DATA RECORDS:
========

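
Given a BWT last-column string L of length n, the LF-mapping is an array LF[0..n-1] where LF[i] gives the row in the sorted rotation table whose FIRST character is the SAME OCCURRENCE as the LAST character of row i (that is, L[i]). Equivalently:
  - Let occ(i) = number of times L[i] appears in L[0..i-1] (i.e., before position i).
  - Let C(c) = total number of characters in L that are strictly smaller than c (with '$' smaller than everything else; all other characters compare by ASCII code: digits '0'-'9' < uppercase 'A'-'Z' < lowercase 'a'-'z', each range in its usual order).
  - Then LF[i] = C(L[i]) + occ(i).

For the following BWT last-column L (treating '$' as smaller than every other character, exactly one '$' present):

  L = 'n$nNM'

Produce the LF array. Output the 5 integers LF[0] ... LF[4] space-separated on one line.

Char counts: '$':1, 'M':1, 'N':1, 'n':2
C (first-col start): C('$')=0, C('M')=1, C('N')=2, C('n')=3
L[0]='n': occ=0, LF[0]=C('n')+0=3+0=3
L[1]='$': occ=0, LF[1]=C('$')+0=0+0=0
L[2]='n': occ=1, LF[2]=C('n')+1=3+1=4
L[3]='N': occ=0, LF[3]=C('N')+0=2+0=2
L[4]='M': occ=0, LF[4]=C('M')+0=1+0=1

Answer: 3 0 4 2 1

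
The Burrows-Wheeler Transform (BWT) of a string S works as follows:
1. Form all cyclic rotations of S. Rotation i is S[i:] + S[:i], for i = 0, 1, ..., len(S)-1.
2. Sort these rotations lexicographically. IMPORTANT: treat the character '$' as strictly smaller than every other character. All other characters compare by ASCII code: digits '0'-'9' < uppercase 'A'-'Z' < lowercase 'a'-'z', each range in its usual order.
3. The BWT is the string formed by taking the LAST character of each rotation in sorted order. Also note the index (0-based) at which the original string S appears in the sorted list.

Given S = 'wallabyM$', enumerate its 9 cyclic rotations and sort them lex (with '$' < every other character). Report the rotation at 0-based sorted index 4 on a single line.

Answer: byM$walla

Derivation:
All 9 rotations (rotation i = S[i:]+S[:i]):
  rot[0] = wallabyM$
  rot[1] = allabyM$w
  rot[2] = llabyM$wa
  rot[3] = labyM$wal
  rot[4] = abyM$wall
  rot[5] = byM$walla
  rot[6] = yM$wallab
  rot[7] = M$wallaby
  rot[8] = $wallabyM
Sorted (with $ < everything):
  sorted[0] = $wallabyM
  sorted[1] = M$wallaby
  sorted[2] = abyM$wall
  sorted[3] = allabyM$w
  sorted[4] = byM$walla
  sorted[5] = labyM$wal
  sorted[6] = llabyM$wa
  sorted[7] = wallabyM$
  sorted[8] = yM$wallab
sorted[4] = byM$walla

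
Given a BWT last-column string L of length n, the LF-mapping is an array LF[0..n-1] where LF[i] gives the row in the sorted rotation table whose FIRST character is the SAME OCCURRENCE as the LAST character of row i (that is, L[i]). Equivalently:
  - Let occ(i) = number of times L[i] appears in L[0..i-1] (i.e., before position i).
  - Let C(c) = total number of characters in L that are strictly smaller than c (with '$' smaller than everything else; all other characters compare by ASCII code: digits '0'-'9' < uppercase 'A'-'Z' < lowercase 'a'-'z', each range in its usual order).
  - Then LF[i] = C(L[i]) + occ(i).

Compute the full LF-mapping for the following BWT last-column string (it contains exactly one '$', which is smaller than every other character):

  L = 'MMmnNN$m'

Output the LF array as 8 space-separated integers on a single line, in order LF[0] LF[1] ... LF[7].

Char counts: '$':1, 'M':2, 'N':2, 'm':2, 'n':1
C (first-col start): C('$')=0, C('M')=1, C('N')=3, C('m')=5, C('n')=7
L[0]='M': occ=0, LF[0]=C('M')+0=1+0=1
L[1]='M': occ=1, LF[1]=C('M')+1=1+1=2
L[2]='m': occ=0, LF[2]=C('m')+0=5+0=5
L[3]='n': occ=0, LF[3]=C('n')+0=7+0=7
L[4]='N': occ=0, LF[4]=C('N')+0=3+0=3
L[5]='N': occ=1, LF[5]=C('N')+1=3+1=4
L[6]='$': occ=0, LF[6]=C('$')+0=0+0=0
L[7]='m': occ=1, LF[7]=C('m')+1=5+1=6

Answer: 1 2 5 7 3 4 0 6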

========

TASK TO CARRY OUT: Print the entries above exactly as they were written, down to the last line.

RESPONSE:
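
Given a BWT last-column string L of length n, the LF-mapping is an array LF[0..n-1] where LF[i] gives the row in the sorted rotation table whose FIRST character is the SAME OCCURRENCE as the LAST character of row i (that is, L[i]). Equivalently:
  - Let occ(i) = number of times L[i] appears in L[0..i-1] (i.e., before position i).
  - Let C(c) = total number of characters in L that are strictly smaller than c (with '$' smaller than everything else; all other characters compare by ASCII code: digits '0'-'9' < uppercase 'A'-'Z' < lowercase 'a'-'z', each range in its usual order).
  - Then LF[i] = C(L[i]) + occ(i).

For the following BWT last-column L (treating '$' as smaller than every other character, exactly one '$' present):

  L = 'n$nNM'

Produce the LF array. Output the 5 integers LF[0] ... LF[4] space-separated on one line.

Char counts: '$':1, 'M':1, 'N':1, 'n':2
C (first-col start): C('$')=0, C('M')=1, C('N')=2, C('n')=3
L[0]='n': occ=0, LF[0]=C('n')+0=3+0=3
L[1]='$': occ=0, LF[1]=C('$')+0=0+0=0
L[2]='n': occ=1, LF[2]=C('n')+1=3+1=4
L[3]='N': occ=0, LF[3]=C('N')+0=2+0=2
L[4]='M': occ=0, LF[4]=C('M')+0=1+0=1

Answer: 3 0 4 2 1

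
The Burrows-Wheeler Transform (BWT) of a string S works as follows:
1. Form all cyclic rotations of S. Rotation i is S[i:] + S[:i], for i = 0, 1, ..., len(S)-1.
2. Sort these rotations lexicographically. IMPORTANT: treat the character '$' as strictly smaller than every other character. All other characters compare by ASCII code: digits '0'-'9' < uppercase 'A'-'Z' < lowercase 'a'-'z', each range in its usual order.
3. The BWT is the string formed by taking the LAST character of each rotation in sorted order. Also note the index (0-based) at which the original string S appears in the sorted list.

Given S = 'wallabyM$', enumerate its 9 cyclic rotations and sort them lex (with '$' < every other character). Report the rotation at 0-based sorted index 4 on a single line.

Answer: byM$walla

Derivation:
All 9 rotations (rotation i = S[i:]+S[:i]):
  rot[0] = wallabyM$
  rot[1] = allabyM$w
  rot[2] = llabyM$wa
  rot[3] = labyM$wal
  rot[4] = abyM$wall
  rot[5] = byM$walla
  rot[6] = yM$wallab
  rot[7] = M$wallaby
  rot[8] = $wallabyM
Sorted (with $ < everything):
  sorted[0] = $wallabyM
  sorted[1] = M$wallaby
  sorted[2] = abyM$wall
  sorted[3] = allabyM$w
  sorted[4] = byM$walla
  sorted[5] = labyM$wal
  sorted[6] = llabyM$wa
  sorted[7] = wallabyM$
  sorted[8] = yM$wallab
sorted[4] = byM$walla

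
Given a BWT last-column string L of length n, the LF-mapping is an array LF[0..n-1] where LF[i] gives the row in the sorted rotation table whose FIRST character is the SAME OCCURRENCE as the LAST character of row i (that is, L[i]). Equivalently:
  - Let occ(i) = number of times L[i] appears in L[0..i-1] (i.e., before position i).
  - Let C(c) = total number of characters in L that are strictly smaller than c (with '$' smaller than everything else; all other characters compare by ASCII code: digits '0'-'9' < uppercase 'A'-'Z' < lowercase 'a'-'z', each range in its usual order).
  - Then LF[i] = C(L[i]) + occ(i).

Compute the full LF-mapping for the following BWT last-column string (it contains exactly one '$', which is smaller than every other character):

  L = 'MMmnNN$m'

Output the LF array as 8 space-separated integers on a single line, in order LF[0] LF[1] ... LF[7].

Char counts: '$':1, 'M':2, 'N':2, 'm':2, 'n':1
C (first-col start): C('$')=0, C('M')=1, C('N')=3, C('m')=5, C('n')=7
L[0]='M': occ=0, LF[0]=C('M')+0=1+0=1
L[1]='M': occ=1, LF[1]=C('M')+1=1+1=2
L[2]='m': occ=0, LF[2]=C('m')+0=5+0=5
L[3]='n': occ=0, LF[3]=C('n')+0=7+0=7
L[4]='N': occ=0, LF[4]=C('N')+0=3+0=3
L[5]='N': occ=1, LF[5]=C('N')+1=3+1=4
L[6]='$': occ=0, LF[6]=C('$')+0=0+0=0
L[7]='m': occ=1, LF[7]=C('m')+1=5+1=6

Answer: 1 2 5 7 3 4 0 6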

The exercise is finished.